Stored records

'''

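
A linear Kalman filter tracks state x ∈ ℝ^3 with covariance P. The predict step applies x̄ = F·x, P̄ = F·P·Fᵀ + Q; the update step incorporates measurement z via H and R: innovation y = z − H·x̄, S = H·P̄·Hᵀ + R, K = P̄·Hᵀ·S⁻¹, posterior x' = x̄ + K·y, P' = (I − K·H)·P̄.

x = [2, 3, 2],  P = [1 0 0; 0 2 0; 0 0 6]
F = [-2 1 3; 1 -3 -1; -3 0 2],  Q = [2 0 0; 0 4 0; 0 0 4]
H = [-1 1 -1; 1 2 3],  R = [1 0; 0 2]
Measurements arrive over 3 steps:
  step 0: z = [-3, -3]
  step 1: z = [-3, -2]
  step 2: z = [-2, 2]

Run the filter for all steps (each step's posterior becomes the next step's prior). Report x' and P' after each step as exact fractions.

step 0: x̄ = F·x = [5, -9, -2]
step 0: P̄ = F·P·Fᵀ + Q = [62 -26 42; -26 29 -15; 42 -15 37]
step 0: y = z − H·x̄ = [9, 16]
step 0: S = H·P̄·Hᵀ + R = [295 -272; -272 481]
step 0: K = P̄·Hᵀ·S⁻¹ = [-25538/67911 4760/67911; 30134/67911 15205/67911; -11758/67911 10717/67911]
step 0: x' = x̄ + K·y = [185873/67911, -96713/67911, -70172/67911]
step 0: P' = (I − K·H)·P̄ = [243182/67911 83854/67911 -133790/67911; 83854/67911 57704/67911 -56284/67911; -133790/67911 -56284/67911 89264/67911]
step 1: x̄ = F·x = [-226325/22637, 546184/67911, -697963/67911]
step 1: P̄ = F·P·Fᵀ + Q = [967330/22637 -148800/22637 1123272/22637; -148800/22637 550178/67911 -484634/67911; 1123272/22637 -484634/67911 4422818/67911]
step 1: y = z − H·x̄ = [-2126855/67911, 1544674/67911]
step 1: S = H·P̄·Hᵀ + R = [16544597/67911 -28587586/67911; -28587586/67911 57661574/67911]
step 1: K = P̄·Hᵀ·S⁻¹ = [-301421908/1006739931 62145235/1006739931; 153486402/335579977 71440295/335579977; -216028030/1006739931 166469443/1006739931]
step 1: x' = x̄ + K·y = [788142955/1006739931, -483028392/335579977, 205181689/1006739931]
step 1: P' = (I − K·H)·P̄ = [2111868992/1006739931 229584182/335579977 -1121694538/1006739931; 229584182/335579977 212501632/335579977 -170568952/335579977; -1121694538/1006739931 -170568952/335579977 826015712/1006739931]
step 2: x̄ = F·x = [-2409826019/1006739931, 1643405598/335579977, -1954065487/1006739931]
step 2: P̄ = F·P·Fᵀ + Q = [26167685270/1006739931 -1428145372/335579977 29119665868/1006739931; -1428145372/335579977 2581007052/335579977 -1442365680/335579977; 29119665868/1006739931 -1442365680/335579977 39798177956/1006739931]
step 2: y = z − H·x̄ = [-3769196054/335579977, 425068754/1006739931]
step 2: S = H·P̄·Hᵀ + R = [50059340787/335579977 -82199167074/335579977; -82199167074/335579977 522991937624/1006739931]
step 2: K = P̄·Hᵀ·S⁻¹ = [-1309481834203/4403214461895 177487505359/2935476307930; 403005480538/880642892379 62341864545/293547630793; -947957240596/4403214461895 243515361814/1467738153965]
step 2: x' = x̄ + K·y = [856083476122/880642892379, -134851994240/880642892379, 481846979461/880642892379]
step 2: P' = (I − K·H)·P̄ = [9208641399241/4403214461895 600851992478/880642892379 -4894899602648/4403214461895; 600851992478/880642892379 556954322768/880642892379 -446903150248/880642892379; -4894899602648/4403214461895 -446903150248/880642892379 3608341092004/4403214461895]

step 0: x' = [185873/67911, -96713/67911, -70172/67911], P' = [243182/67911 83854/67911 -133790/67911; 83854/67911 57704/67911 -56284/67911; -133790/67911 -56284/67911 89264/67911]
step 1: x' = [788142955/1006739931, -483028392/335579977, 205181689/1006739931], P' = [2111868992/1006739931 229584182/335579977 -1121694538/1006739931; 229584182/335579977 212501632/335579977 -170568952/335579977; -1121694538/1006739931 -170568952/335579977 826015712/1006739931]
step 2: x' = [856083476122/880642892379, -134851994240/880642892379, 481846979461/880642892379], P' = [9208641399241/4403214461895 600851992478/880642892379 -4894899602648/4403214461895; 600851992478/880642892379 556954322768/880642892379 -446903150248/880642892379; -4894899602648/4403214461895 -446903150248/880642892379 3608341092004/4403214461895]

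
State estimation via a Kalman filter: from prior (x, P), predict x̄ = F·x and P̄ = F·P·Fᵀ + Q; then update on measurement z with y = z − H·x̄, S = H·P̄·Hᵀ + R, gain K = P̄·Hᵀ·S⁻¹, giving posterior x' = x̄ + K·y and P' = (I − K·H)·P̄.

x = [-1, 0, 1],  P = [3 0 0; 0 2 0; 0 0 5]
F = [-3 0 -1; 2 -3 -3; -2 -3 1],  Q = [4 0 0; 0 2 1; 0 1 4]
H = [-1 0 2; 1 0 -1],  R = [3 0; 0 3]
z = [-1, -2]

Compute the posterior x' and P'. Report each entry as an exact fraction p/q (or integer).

x̄ = F·x = [2, -5, 3]
P̄ = F·P·Fᵀ + Q = [36 -3 13; -3 77 -8; 13 -8 39]
y = z − H·x̄ = [-5, -1]
S = H·P̄·Hᵀ + R = [143 -75; -75 52]
K = P̄·Hᵀ·S⁻¹ = [1205/1811 2539/1811; -301/1811 -260/1811; 1430/1811 1157/1811]
x' = x̄ + K·y = [-4942/1811, -7290/1811, -2874/1811]
P' = (I − K·H)·P̄ = [18849/1811 -2463/1811 11232/1811; -2463/1811 136834/1811 -1683/1811; 11232/1811 -1683/1811 7761/1811]

x' = [-4942/1811, -7290/1811, -2874/1811]
P' = [18849/1811 -2463/1811 11232/1811; -2463/1811 136834/1811 -1683/1811; 11232/1811 -1683/1811 7761/1811]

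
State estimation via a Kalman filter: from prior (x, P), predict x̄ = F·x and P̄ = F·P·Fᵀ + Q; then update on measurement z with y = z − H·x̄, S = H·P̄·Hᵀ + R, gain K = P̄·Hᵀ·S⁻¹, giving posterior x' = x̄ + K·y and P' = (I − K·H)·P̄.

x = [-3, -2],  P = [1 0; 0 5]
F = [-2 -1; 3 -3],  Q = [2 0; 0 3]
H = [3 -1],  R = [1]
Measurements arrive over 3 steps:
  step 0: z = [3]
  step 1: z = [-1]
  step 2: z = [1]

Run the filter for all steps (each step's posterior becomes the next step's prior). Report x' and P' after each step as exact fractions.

step 0: x' = [248/103, 411/103], P' = [557/103 1647/103; 1647/103 4971/103]
step 1: x' = [109154/47383, 376974/47383], P' = [140410/47383 395763/47383; 395763/47383 1158168/47383]
step 2: x' = [-17464609/12415636, -31889847/6207818], P' = [32957217/12415636 46249053/6207818; 46249053/6207818 67685484/3103909]

step 0: x̄ = F·x = [8, -3]
step 0: P̄ = F·P·Fᵀ + Q = [11 9; 9 57]
step 0: y = z − H·x̄ = [-24]
step 0: S = H·P̄·Hᵀ + R = [103]
step 0: K = P̄·Hᵀ·S⁻¹ = [24/103; -30/103]
step 0: x' = x̄ + K·y = [248/103, 411/103]
step 0: P' = (I − K·H)·P̄ = [557/103 1647/103; 1647/103 4971/103]
step 1: x̄ = F·x = [-907/103, -489/103]
step 1: P̄ = F·P·Fᵀ + Q = [13993/103 16512/103; 16512/103 20415/103]
step 1: y = z − H·x̄ = [2129/103]
step 1: S = H·P̄·Hᵀ + R = [47383/103]
step 1: K = P̄·Hᵀ·S⁻¹ = [25467/47383; 29121/47383]
step 1: x' = x̄ + K·y = [109154/47383, 376974/47383]
step 1: P' = (I − K·H)·P̄ = [140410/47383 395763/47383; 395763/47383 1158168/47383]
step 2: x̄ = F·x = [-595282/47383, -114780/6769]
step 2: P̄ = F·P·Fᵀ + Q = [3397626/47383 545619/6769; 545619/6769 96033/967]
step 2: y = z − H·x̄ = [1029769/47383]
step 2: S = H·P̄·Hᵀ + R = [12415636/47383]
step 2: K = P̄·Hᵀ·S⁻¹ = [6373545/12415636; 3376191/6207818]
step 2: x' = x̄ + K·y = [-17464609/12415636, -31889847/6207818]
step 2: P' = (I − K·H)·P̄ = [32957217/12415636 46249053/6207818; 46249053/6207818 67685484/3103909]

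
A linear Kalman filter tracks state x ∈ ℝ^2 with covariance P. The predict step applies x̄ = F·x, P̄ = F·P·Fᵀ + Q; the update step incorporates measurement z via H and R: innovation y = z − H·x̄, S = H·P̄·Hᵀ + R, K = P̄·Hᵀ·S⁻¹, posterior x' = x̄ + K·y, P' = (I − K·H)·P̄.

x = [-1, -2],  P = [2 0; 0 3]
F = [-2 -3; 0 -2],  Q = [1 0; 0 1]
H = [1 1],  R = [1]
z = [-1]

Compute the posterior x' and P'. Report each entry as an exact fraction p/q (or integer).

x̄ = F·x = [8, 4]
P̄ = F·P·Fᵀ + Q = [36 18; 18 13]
y = z − H·x̄ = [-13]
S = H·P̄·Hᵀ + R = [86]
K = P̄·Hᵀ·S⁻¹ = [27/43; 31/86]
x' = x̄ + K·y = [-7/43, -59/86]
P' = (I − K·H)·P̄ = [90/43 -63/43; -63/43 157/86]

x' = [-7/43, -59/86]
P' = [90/43 -63/43; -63/43 157/86]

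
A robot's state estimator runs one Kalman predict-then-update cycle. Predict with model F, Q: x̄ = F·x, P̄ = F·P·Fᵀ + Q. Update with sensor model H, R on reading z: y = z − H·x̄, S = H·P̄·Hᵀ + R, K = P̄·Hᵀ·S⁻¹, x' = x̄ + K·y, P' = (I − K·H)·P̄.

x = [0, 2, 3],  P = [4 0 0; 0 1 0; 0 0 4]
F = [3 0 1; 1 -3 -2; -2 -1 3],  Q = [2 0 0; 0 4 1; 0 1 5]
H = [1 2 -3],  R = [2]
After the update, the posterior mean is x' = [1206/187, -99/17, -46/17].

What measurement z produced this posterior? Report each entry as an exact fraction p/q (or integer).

x̄ = F·x = [3, -12, 7]
P̄ = F·P·Fᵀ + Q = [42 4 -12; 4 33 -28; -12 -28 58]
S = H·P̄·Hᵀ + R = [1122]
K = P̄·Hᵀ·S⁻¹ = [43/561; 7/51; -11/51]
x' − x̄ = [645/187, 105/17, -165/17] = K·y
y = (KᵀK)⁻¹·Kᵀ·(x' − x̄) = [45]
z = y + H·x̄ = [45] + [-42] = [3]

z = [3]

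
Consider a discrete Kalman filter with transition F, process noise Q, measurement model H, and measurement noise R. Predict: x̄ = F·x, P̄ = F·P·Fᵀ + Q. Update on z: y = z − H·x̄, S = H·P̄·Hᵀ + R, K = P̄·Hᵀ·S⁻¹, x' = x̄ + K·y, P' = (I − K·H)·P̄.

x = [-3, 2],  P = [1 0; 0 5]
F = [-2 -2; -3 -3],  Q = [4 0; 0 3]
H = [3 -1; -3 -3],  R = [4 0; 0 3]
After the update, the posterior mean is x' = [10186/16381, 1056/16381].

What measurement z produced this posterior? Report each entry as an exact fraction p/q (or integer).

x̄ = F·x = [2, 3]
P̄ = F·P·Fᵀ + Q = [28 36; 36 57]
S = H·P̄·Hᵀ + R = [97 -297; -297 1416]
K = P̄·Hᵀ·S⁻¹ = [3648/16381 -1456/16381; -3549/16381 -3972/16381]
x' − x̄ = [-22576/16381, -48087/16381] = K·y
y = (KᵀK)⁻¹·Kᵀ·(x' − x̄) = [-1, 13]
z = y + H·x̄ = [-1, 13] + [3, -15] = [2, -2]

z = [2, -2]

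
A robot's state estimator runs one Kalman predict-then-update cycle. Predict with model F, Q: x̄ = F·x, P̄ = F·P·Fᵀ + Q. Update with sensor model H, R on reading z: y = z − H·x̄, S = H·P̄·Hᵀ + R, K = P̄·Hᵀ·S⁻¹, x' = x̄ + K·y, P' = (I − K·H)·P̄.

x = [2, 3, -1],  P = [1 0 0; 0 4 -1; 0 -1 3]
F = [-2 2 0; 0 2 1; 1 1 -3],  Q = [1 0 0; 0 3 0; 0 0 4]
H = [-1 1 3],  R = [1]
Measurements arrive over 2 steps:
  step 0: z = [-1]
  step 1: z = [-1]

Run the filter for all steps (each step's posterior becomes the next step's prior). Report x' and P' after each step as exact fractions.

step 0: x̄ = F·x = [2, 5, 8]
step 0: P̄ = F·P·Fᵀ + Q = [21 14 12; 14 18 4; 12 4 42]
step 0: y = z − H·x̄ = [-28]
step 0: S = H·P̄·Hᵀ + R = [342]
step 0: K = P̄·Hᵀ·S⁻¹ = [29/342; 8/171; 59/171]
step 0: x' = x̄ + K·y = [-64/171, 631/171, -284/171]
step 0: P' = (I − K·H)·P̄ = [6341/342 2162/171 341/171; 2162/171 2950/171 -260/171; 341/171 -260/171 220/171]
step 1: x̄ = F·x = [1390/171, 326/57, 473/57]
step 1: P̄ = F·P·Fᵀ + Q = [7357/171 650/57 1055/57; 650/57 1277/19 1245/19; 1055/57 1245/19 2805/38]
step 1: y = z − H·x̄ = [-4016/171]
step 1: S = H·P̄·Hᵀ + R = [353927/342]
step 1: K = P̄·Hᵀ·S⁻¹ = [1168/50561; 86316/353927; 91815/353927]
step 1: x' = x̄ + K·y = [383562/50561, -2950/353927, 780663/353927]
step 1: P' = (I − K·H)·P̄ = [306769/7223 281786/50561 622255/50561; 281786/50561 2002673/353927 18715/353927; 622255/50561 18715/353927 1476295/353927]

step 0: x' = [-64/171, 631/171, -284/171], P' = [6341/342 2162/171 341/171; 2162/171 2950/171 -260/171; 341/171 -260/171 220/171]
step 1: x' = [383562/50561, -2950/353927, 780663/353927], P' = [306769/7223 281786/50561 622255/50561; 281786/50561 2002673/353927 18715/353927; 622255/50561 18715/353927 1476295/353927]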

'''

#### [HOW TO COMPLETE THIS TASK]
Within these records, how many lines include the word "innovation"? The reply should be that number alone.

#### [ANSWER BELOW]
2